* [Source information]:
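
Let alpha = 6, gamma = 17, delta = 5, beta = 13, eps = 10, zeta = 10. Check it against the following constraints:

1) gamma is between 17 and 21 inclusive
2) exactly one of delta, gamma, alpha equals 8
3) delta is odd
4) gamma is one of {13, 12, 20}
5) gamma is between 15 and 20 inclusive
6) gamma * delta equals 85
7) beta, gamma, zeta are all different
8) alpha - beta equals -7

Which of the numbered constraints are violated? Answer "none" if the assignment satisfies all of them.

1) gamma = 17 lies in [17, 21]  true
2) delta=5, gamma=17, alpha=6; 0 of them equal 8, not exactly one  false
3) delta = 5 is odd  true
4) gamma = 17 is not in {13, 12, 20}  false
5) gamma = 17 lies in [15, 20]  true
6) gamma * delta = 17 * 5 = 85  true
7) values 13, 17, 10 are pairwise distinct  true
8) alpha - beta = 6 - 13 = -7  true

Violated: 2 and 4.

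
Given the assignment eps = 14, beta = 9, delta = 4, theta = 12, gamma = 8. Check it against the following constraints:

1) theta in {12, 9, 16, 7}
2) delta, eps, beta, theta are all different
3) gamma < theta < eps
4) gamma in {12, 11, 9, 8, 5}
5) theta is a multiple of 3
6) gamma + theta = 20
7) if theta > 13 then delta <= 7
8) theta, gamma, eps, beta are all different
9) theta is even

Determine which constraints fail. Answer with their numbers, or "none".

All constraints are satisfied.

1) theta = 12 is in {12, 9, 16, 7}  OK
2) values 4, 14, 9, 12 are pairwise distinct  OK
3) values 8 < 12 < 14  OK
4) gamma = 8 is in {12, 11, 9, 8, 5}  OK
5) 12 / 3 = 4, so 3 divides 12  OK
6) gamma + theta = 8 + 12 = 20  OK
7) theta = 12, not > 13; antecedent false, conditional vacuously true  OK
8) values 12, 8, 14, 9 are pairwise distinct  OK
9) theta = 12 is even  OK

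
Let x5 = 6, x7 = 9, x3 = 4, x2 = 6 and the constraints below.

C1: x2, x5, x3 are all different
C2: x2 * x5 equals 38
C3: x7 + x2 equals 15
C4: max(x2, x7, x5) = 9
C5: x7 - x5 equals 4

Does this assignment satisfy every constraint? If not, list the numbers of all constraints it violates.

Constraints 1, 2, and 5 do not hold.

C1: x2 = x5 = 6, not all different  ✗
C2: x2 * x5 = 6 * 6 = 36, not 38  ✗
C3: x7 + x2 = 9 + 6 = 15  ✓
C4: max(6, 9, 6) = 9  ✓
C5: x7 - x5 = 9 - 6 = 3, not 4  ✗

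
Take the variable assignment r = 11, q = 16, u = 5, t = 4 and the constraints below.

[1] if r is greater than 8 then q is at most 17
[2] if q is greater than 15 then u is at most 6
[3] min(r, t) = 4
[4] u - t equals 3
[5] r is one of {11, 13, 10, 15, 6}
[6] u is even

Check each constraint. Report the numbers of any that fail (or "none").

[1] r = 11 > 8, so we need q ≤ 17; q = 16 ≤ 17 — holds.
[2] q = 16 > 15, so we need u ≤ 6; u = 5 ≤ 6 — holds.
[3] min(11, 4) = 4 — holds.
[4] u - t = 5 - 4 = 1, not 3 — does not hold.
[5] r = 11 is in {11, 13, 10, 15, 6} — holds.
[6] u = 5 is odd — does not hold.

The assignment fails constraints 4, 6.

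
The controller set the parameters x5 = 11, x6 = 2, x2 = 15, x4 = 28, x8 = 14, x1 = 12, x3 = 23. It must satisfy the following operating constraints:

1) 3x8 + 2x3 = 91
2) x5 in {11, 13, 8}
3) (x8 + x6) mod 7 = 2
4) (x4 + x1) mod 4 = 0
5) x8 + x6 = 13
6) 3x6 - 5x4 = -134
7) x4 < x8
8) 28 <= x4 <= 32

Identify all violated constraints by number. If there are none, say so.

1) 3x8 + 2x3 = 3(14) + 2(23) = 88, not 91  fails
2) x5 = 11 is in {11, 13, 8}  holds
3) x8 + x6 = 16; 16 mod 7 = 2  holds
4) x4 + x1 = 40; 40 mod 4 = 0  holds
5) x8 + x6 = 14 + 2 = 16, not 13  fails
6) 3x6 - 5x4 = 3(2) - 5(28) = -134  holds
7) x4 = 28, x8 = 14; 28 ≥ 14 (want <)  fails
8) x4 = 28 lies in [28, 32]  holds

Constraints 1, 5, and 7 do not hold.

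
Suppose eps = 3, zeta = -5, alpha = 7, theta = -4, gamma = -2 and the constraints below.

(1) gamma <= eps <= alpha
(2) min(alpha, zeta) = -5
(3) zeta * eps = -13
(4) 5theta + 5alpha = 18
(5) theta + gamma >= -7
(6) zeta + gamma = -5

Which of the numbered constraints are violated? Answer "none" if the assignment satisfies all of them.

(1) values -2 <= 3 <= 7 — OK.
(2) min(7, -5) = -5 — OK.
(3) zeta * eps = -5 * 3 = -15, not -13 — violated.
(4) 5theta + 5alpha = 5(-4) + 5(7) = 15, not 18 — violated.
(5) theta + gamma = -4 + (-2) = -6; -6 ≥ -7 — OK.
(6) zeta + gamma = -5 + (-2) = -7, not -5 — violated.

No — constraints 3, 4, and 6 are not satisfied.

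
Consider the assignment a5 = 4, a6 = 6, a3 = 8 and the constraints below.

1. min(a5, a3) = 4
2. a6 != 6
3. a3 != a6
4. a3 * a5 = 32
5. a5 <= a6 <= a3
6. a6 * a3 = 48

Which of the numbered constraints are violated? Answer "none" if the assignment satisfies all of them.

Constraint 2 does not hold.

1. min(4, 8) = 4 — holds.
2. a6 = 6, but 6 is required to differ — does not hold.
3. a3 = 8, a6 = 6; distinct — holds.
4. a3 * a5 = 8 * 4 = 32 — holds.
5. values 4 <= 6 <= 8 — holds.
6. a6 * a3 = 6 * 8 = 48 — holds.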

* [Your instructions]: Write the "Identify all violated" line and all later lines exactly. Stop at the end of the data.

* [Written response]:
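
Identify all violated constraints by number. If there are none, say so.

1) 3x8 + 2x3 = 3(14) + 2(23) = 88, not 91  fails
2) x5 = 11 is in {11, 13, 8}  holds
3) x8 + x6 = 16; 16 mod 7 = 2  holds
4) x4 + x1 = 40; 40 mod 4 = 0  holds
5) x8 + x6 = 14 + 2 = 16, not 13  fails
6) 3x6 - 5x4 = 3(2) - 5(28) = -134  holds
7) x4 = 28, x8 = 14; 28 ≥ 14 (want <)  fails
8) x4 = 28 lies in [28, 32]  holds

Constraints 1, 5, and 7 do not hold.

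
Suppose eps = 3, zeta = -5, alpha = 7, theta = -4, gamma = -2 and the constraints below.

(1) gamma <= eps <= alpha
(2) min(alpha, zeta) = -5
(3) zeta * eps = -13
(4) 5theta + 5alpha = 18
(5) theta + gamma >= -7
(6) zeta + gamma = -5

Which of the numbered constraints are violated? Answer "none" if the assignment satisfies all of them.

(1) values -2 <= 3 <= 7 — OK.
(2) min(7, -5) = -5 — OK.
(3) zeta * eps = -5 * 3 = -15, not -13 — violated.
(4) 5theta + 5alpha = 5(-4) + 5(7) = 15, not 18 — violated.
(5) theta + gamma = -4 + (-2) = -6; -6 ≥ -7 — OK.
(6) zeta + gamma = -5 + (-2) = -7, not -5 — violated.

No — constraints 3, 4, and 6 are not satisfied.

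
Consider the assignment a5 = 4, a6 = 6, a3 = 8 and the constraints below.

1. min(a5, a3) = 4
2. a6 != 6
3. a3 != a6
4. a3 * a5 = 32
5. a5 <= a6 <= a3
6. a6 * a3 = 48

Which of the numbered constraints are violated? Answer "none" if the assignment satisfies all of them.

Constraint 2 does not hold.

1. min(4, 8) = 4 — holds.
2. a6 = 6, but 6 is required to differ — does not hold.
3. a3 = 8, a6 = 6; distinct — holds.
4. a3 * a5 = 8 * 4 = 32 — holds.
5. values 4 <= 6 <= 8 — holds.
6. a6 * a3 = 6 * 8 = 48 — holds.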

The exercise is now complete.